What is required: Within the records below, how many lines contain "Given"? The answer is that number alone.

Data:
========
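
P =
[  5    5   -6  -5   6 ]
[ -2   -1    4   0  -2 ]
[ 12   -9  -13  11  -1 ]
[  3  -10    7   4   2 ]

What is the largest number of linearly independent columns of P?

4

Row reduce to echelon form.
R2 ← R2 + (2/5)·R1: [0, 1, 8/5, -2, 2/5]
R3 ← R3 − (12/5)·R1: [0, -21, 7/5, 23, -77/5]
R4 ← R4 − (3/5)·R1: [0, -13, 53/5, 7, -8/5]
R3 ← R3 + (21)·R2: [0, 0, 35, -19, -7]
R4 ← R4 + (13)·R2: [0, 0, 157/5, -19, 18/5]
R4 ← R4 − (157/175)·R3: [0, 0, 0, -342/175, 247/25]
Echelon form has 4 nonzero rows, so rank(P) = 4.
The rank gives the maximum number of linearly independent columns: 4.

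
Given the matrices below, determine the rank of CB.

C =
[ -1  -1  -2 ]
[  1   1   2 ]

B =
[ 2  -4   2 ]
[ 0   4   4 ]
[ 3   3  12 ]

First compute CB:
[[ -8,  -6, -30],
 [  8,   6,  30]]
Now row reduce the product.
R2 ← R2 + R1: [0, 0, 0]
1 nonzero row, so rank(CB) = 1.

1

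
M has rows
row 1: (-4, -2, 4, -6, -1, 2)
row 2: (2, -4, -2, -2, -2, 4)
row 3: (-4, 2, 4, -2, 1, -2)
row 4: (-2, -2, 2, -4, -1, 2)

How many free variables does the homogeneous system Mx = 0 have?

Row reduce to echelon form.
R2 ← R2 + (1/2)·R1: [0, -5, 0, -5, -5/2, 5]
R3 ← R3 − R1: [0, 4, 0, 4, 2, -4]
R4 ← R4 − (1/2)·R1: [0, -1, 0, -1, -1/2, 1]
R3 ← R3 + (4/5)·R2: [0, 0, 0, 0, 0, 0]
R4 ← R4 − (1/5)·R2: [0, 0, 0, 0, 0, 0]
2 nonzero rows, so rank(M) = 2.
M has 6 columns; by rank–nullity, nullity = 6 − 2 = 4.

4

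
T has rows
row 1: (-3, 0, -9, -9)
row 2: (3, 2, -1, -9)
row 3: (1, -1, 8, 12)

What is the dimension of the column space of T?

2

Row reduce to echelon form.
R2 ← R2 + R1: [0, 2, -10, -18]
R3 ← R3 + (1/3)·R1: [0, -1, 5, 9]
R3 ← R3 + (1/2)·R2: [0, 0, 0, 0]
Echelon form has 2 nonzero rows, so rank(T) = 2.
The column space has dimension equal to the rank: 2.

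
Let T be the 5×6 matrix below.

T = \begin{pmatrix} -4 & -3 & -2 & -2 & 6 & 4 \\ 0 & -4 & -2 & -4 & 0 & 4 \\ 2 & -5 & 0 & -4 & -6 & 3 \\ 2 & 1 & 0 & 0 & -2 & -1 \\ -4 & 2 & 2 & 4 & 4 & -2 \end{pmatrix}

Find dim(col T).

Row reduce to echelon form.
R3 ← R3 + (1/2)·R1: [0, -13/2, -1, -5, -3, 5]
R4 ← R4 + (1/2)·R1: [0, -1/2, -1, -1, 1, 1]
R5 ← R5 − R1: [0, 5, 4, 6, -2, -6]
R3 ← R3 − (13/8)·R2: [0, 0, 9/4, 3/2, -3, -3/2]
R4 ← R4 − (1/8)·R2: [0, 0, -3/4, -1/2, 1, 1/2]
R5 ← R5 + (5/4)·R2: [0, 0, 3/2, 1, -2, -1]
R4 ← R4 + (1/3)·R3: [0, 0, 0, 0, 0, 0]
R5 ← R5 − (2/3)·R3: [0, 0, 0, 0, 0, 0]
Echelon form has 3 nonzero rows, so rank(T) = 3.
The column space has dimension equal to the rank: 3.

3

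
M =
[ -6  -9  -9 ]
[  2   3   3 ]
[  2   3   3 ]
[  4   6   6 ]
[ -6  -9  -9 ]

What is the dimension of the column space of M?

Row reduce to echelon form.
R2 ← R2 + (1/3)·R1: [0, 0, 0]
R3 ← R3 + (1/3)·R1: [0, 0, 0]
R4 ← R4 + (2/3)·R1: [0, 0, 0]
R5 ← R5 − R1: [0, 0, 0]
Echelon form has 1 nonzero row, so rank(M) = 1.
The column space has dimension equal to the rank: 1.

1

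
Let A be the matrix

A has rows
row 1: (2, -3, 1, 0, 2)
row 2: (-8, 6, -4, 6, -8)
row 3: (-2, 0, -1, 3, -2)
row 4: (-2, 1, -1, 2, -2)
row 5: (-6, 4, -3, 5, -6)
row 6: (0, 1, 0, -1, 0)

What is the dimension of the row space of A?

2

Row reduce to echelon form.
R2 ← R2 + (4)·R1: [0, -6, 0, 6, 0]
R3 ← R3 + R1: [0, -3, 0, 3, 0]
R4 ← R4 + R1: [0, -2, 0, 2, 0]
R5 ← R5 + (3)·R1: [0, -5, 0, 5, 0]
R3 ← R3 − (1/2)·R2: [0, 0, 0, 0, 0]
R4 ← R4 − (1/3)·R2: [0, 0, 0, 0, 0]
R5 ← R5 − (5/6)·R2: [0, 0, 0, 0, 0]
R6 ← R6 + (1/6)·R2: [0, 0, 0, 0, 0]
Echelon form has 2 nonzero rows, so rank(A) = 2.
The row space has dimension equal to the rank: 2.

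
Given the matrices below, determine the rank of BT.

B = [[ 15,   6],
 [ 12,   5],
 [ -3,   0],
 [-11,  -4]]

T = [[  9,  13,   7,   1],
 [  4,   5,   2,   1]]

2

First compute BT:
[[159, 225, 117,  21],
 [128, 181,  94,  17],
 [-27, -39, -21,  -3],
 [-115, -163, -85, -15]]
Now row reduce the product.
R2 ← R2 − (128/159)·R1: [0, -7/53, -10/53, 5/53]
R3 ← R3 + (9/53)·R1: [0, -42/53, -60/53, 30/53]
R4 ← R4 + (115/159)·R1: [0, -14/53, -20/53, 10/53]
R3 ← R3 − (6)·R2: [0, 0, 0, 0]
R4 ← R4 − (2)·R2: [0, 0, 0, 0]
2 nonzero rows, so rank(BT) = 2.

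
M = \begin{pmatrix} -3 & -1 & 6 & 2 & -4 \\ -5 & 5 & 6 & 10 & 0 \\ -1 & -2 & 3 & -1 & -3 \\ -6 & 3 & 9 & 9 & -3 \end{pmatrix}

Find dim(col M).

2

Row reduce to echelon form.
R2 ← R2 − (5/3)·R1: [0, 20/3, -4, 20/3, 20/3]
R3 ← R3 − (1/3)·R1: [0, -5/3, 1, -5/3, -5/3]
R4 ← R4 − (2)·R1: [0, 5, -3, 5, 5]
R3 ← R3 + (1/4)·R2: [0, 0, 0, 0, 0]
R4 ← R4 − (3/4)·R2: [0, 0, 0, 0, 0]
Echelon form has 2 nonzero rows, so rank(M) = 2.
The column space has dimension equal to the rank: 2.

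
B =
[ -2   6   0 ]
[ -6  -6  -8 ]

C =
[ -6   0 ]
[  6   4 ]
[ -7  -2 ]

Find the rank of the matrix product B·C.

2

First compute BC:
[[ 48,  24],
 [ 56,  -8]]
Now row reduce the product.
R2 ← R2 − (7/6)·R1: [0, -36]
2 nonzero rows, so rank(BC) = 2.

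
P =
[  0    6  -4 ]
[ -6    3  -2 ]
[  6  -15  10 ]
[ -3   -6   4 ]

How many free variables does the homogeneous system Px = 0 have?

Row reduce to echelon form.
Swap R1 ↔ R2
R3 ← R3 + R1: [0, -12, 8]
R4 ← R4 − (1/2)·R1: [0, -15/2, 5]
R3 ← R3 + (2)·R2: [0, 0, 0]
R4 ← R4 + (5/4)·R2: [0, 0, 0]
2 nonzero rows, so rank(P) = 2.
P has 3 columns; by rank–nullity, nullity = 3 − 2 = 1.

1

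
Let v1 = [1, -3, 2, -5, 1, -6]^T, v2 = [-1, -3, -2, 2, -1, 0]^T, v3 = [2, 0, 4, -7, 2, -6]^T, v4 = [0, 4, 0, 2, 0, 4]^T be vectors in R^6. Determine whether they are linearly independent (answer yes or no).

no

Form the matrix with these vectors as rows and row reduce.
R2 ← R2 + R1: [0, -6, 0, -3, 0, -6]
R3 ← R3 − (2)·R1: [0, 6, 0, 3, 0, 6]
R3 ← R3 + R2: [0, 0, 0, 0, 0, 0]
R4 ← R4 + (2/3)·R2: [0, 0, 0, 0, 0, 0]
2 nonzero rows, so the 4 vectors span a space of dimension 2.
Since 2 < 4, the vectors are linearly dependent.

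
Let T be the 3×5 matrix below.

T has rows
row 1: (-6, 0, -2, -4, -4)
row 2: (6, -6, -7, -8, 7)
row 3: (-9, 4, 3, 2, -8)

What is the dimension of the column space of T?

2

Row reduce to echelon form.
R2 ← R2 + R1: [0, -6, -9, -12, 3]
R3 ← R3 − (3/2)·R1: [0, 4, 6, 8, -2]
R3 ← R3 + (2/3)·R2: [0, 0, 0, 0, 0]
Echelon form has 2 nonzero rows, so rank(T) = 2.
The column space has dimension equal to the rank: 2.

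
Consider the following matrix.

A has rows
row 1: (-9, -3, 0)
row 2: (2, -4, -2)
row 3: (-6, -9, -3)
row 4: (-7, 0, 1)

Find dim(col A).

2

Row reduce to echelon form.
R2 ← R2 + (2/9)·R1: [0, -14/3, -2]
R3 ← R3 − (2/3)·R1: [0, -7, -3]
R4 ← R4 − (7/9)·R1: [0, 7/3, 1]
R3 ← R3 − (3/2)·R2: [0, 0, 0]
R4 ← R4 + (1/2)·R2: [0, 0, 0]
Echelon form has 2 nonzero rows, so rank(A) = 2.
The column space has dimension equal to the rank: 2.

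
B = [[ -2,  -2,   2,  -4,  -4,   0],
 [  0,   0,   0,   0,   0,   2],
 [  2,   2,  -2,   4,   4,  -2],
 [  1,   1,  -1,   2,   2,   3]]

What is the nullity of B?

Row reduce to echelon form.
R3 ← R3 + R1: [0, 0, 0, 0, 0, -2]
R4 ← R4 + (1/2)·R1: [0, 0, 0, 0, 0, 3]
R3 ← R3 + R2: [0, 0, 0, 0, 0, 0]
R4 ← R4 − (3/2)·R2: [0, 0, 0, 0, 0, 0]
2 nonzero rows, so rank(B) = 2.
B has 6 columns; by rank–nullity, nullity = 6 − 2 = 4.

4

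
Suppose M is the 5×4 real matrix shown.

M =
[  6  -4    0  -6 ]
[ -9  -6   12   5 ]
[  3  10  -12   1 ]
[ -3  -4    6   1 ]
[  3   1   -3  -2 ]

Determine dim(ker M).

Row reduce to echelon form.
R2 ← R2 + (3/2)·R1: [0, -12, 12, -4]
R3 ← R3 − (1/2)·R1: [0, 12, -12, 4]
R4 ← R4 + (1/2)·R1: [0, -6, 6, -2]
R5 ← R5 − (1/2)·R1: [0, 3, -3, 1]
R3 ← R3 + R2: [0, 0, 0, 0]
R4 ← R4 − (1/2)·R2: [0, 0, 0, 0]
R5 ← R5 + (1/4)·R2: [0, 0, 0, 0]
2 nonzero rows, so rank(M) = 2.
M has 4 columns; by rank–nullity, nullity = 4 − 2 = 2.

2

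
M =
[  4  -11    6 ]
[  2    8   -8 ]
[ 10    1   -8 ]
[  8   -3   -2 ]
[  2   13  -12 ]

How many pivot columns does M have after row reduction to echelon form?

Row reduce to echelon form.
R2 ← R2 − (1/2)·R1: [0, 27/2, -11]
R3 ← R3 − (5/2)·R1: [0, 57/2, -23]
R4 ← R4 − (2)·R1: [0, 19, -14]
R5 ← R5 − (1/2)·R1: [0, 37/2, -15]
R3 ← R3 − (19/9)·R2: [0, 0, 2/9]
R4 ← R4 − (38/27)·R2: [0, 0, 40/27]
R5 ← R5 − (37/27)·R2: [0, 0, 2/27]
R4 ← R4 − (20/3)·R3: [0, 0, 0]
R5 ← R5 − (1/3)·R3: [0, 0, 0]
Echelon form has 3 nonzero rows, so rank(M) = 3.
Each nonzero row contributes one pivot column: 3 pivot columns.

3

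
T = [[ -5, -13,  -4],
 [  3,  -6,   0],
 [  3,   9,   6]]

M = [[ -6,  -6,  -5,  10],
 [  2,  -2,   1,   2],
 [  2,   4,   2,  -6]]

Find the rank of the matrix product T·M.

First compute TM:
[[ -4,  40,   4, -52],
 [-30,  -6, -21,  18],
 [ 12, -12,   6,  12]]
Now row reduce the product.
R2 ← R2 − (15/2)·R1: [0, -306, -51, 408]
R3 ← R3 + (3)·R1: [0, 108, 18, -144]
R3 ← R3 + (6/17)·R2: [0, 0, 0, 0]
2 nonzero rows, so rank(TM) = 2.

2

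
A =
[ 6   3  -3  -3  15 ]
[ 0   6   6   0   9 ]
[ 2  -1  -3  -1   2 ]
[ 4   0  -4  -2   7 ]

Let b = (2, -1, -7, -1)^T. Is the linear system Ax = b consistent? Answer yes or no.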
========
Task solution: 2